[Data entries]
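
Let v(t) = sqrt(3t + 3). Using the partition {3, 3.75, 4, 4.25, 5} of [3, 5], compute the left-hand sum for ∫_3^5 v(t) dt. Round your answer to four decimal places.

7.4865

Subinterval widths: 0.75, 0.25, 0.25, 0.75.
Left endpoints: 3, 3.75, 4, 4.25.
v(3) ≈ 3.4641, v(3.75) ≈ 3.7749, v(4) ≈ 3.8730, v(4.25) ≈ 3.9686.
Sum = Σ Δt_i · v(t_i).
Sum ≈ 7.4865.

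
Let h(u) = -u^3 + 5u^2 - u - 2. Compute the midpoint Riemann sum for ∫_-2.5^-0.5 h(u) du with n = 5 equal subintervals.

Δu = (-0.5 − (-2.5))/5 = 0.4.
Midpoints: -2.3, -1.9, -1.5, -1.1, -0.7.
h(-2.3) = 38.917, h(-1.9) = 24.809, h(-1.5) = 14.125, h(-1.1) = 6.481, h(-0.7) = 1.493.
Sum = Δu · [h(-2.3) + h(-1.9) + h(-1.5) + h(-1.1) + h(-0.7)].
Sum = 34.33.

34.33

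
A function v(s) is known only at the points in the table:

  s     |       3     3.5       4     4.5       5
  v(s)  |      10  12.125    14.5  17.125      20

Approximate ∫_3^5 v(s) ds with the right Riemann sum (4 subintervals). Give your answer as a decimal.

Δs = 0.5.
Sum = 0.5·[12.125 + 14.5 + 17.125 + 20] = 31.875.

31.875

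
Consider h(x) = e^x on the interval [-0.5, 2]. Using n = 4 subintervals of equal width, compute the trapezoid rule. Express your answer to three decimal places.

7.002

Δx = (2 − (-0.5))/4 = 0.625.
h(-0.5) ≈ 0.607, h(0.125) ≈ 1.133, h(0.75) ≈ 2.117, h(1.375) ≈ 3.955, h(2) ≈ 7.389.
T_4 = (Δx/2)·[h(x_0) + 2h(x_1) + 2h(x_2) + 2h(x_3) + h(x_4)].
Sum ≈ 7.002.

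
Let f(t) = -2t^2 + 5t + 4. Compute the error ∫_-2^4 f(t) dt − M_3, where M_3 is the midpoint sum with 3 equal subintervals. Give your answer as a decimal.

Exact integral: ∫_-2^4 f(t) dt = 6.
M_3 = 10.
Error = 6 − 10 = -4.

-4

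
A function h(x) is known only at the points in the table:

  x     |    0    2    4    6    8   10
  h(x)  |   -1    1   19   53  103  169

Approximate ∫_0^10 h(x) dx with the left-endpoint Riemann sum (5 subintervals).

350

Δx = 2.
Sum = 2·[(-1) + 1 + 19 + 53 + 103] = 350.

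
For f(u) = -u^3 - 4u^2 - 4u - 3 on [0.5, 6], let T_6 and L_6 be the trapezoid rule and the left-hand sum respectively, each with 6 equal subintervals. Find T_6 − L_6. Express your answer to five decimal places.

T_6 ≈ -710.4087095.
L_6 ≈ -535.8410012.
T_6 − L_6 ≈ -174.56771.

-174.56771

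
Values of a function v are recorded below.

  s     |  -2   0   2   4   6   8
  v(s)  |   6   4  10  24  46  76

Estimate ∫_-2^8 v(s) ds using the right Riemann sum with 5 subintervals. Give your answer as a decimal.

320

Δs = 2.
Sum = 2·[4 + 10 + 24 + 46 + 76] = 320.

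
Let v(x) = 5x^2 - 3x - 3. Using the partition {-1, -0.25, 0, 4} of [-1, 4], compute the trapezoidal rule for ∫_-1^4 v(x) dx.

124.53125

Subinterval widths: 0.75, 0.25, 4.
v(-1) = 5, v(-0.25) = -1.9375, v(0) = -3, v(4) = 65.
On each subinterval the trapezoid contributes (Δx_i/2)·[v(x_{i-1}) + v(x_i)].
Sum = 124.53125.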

What you should do — Where a line of the data includes the string "known", list that line.

Reply to the exercise —
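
A function v(s) is known only at the points in the table:
A function h(x) is known only at the points in the table: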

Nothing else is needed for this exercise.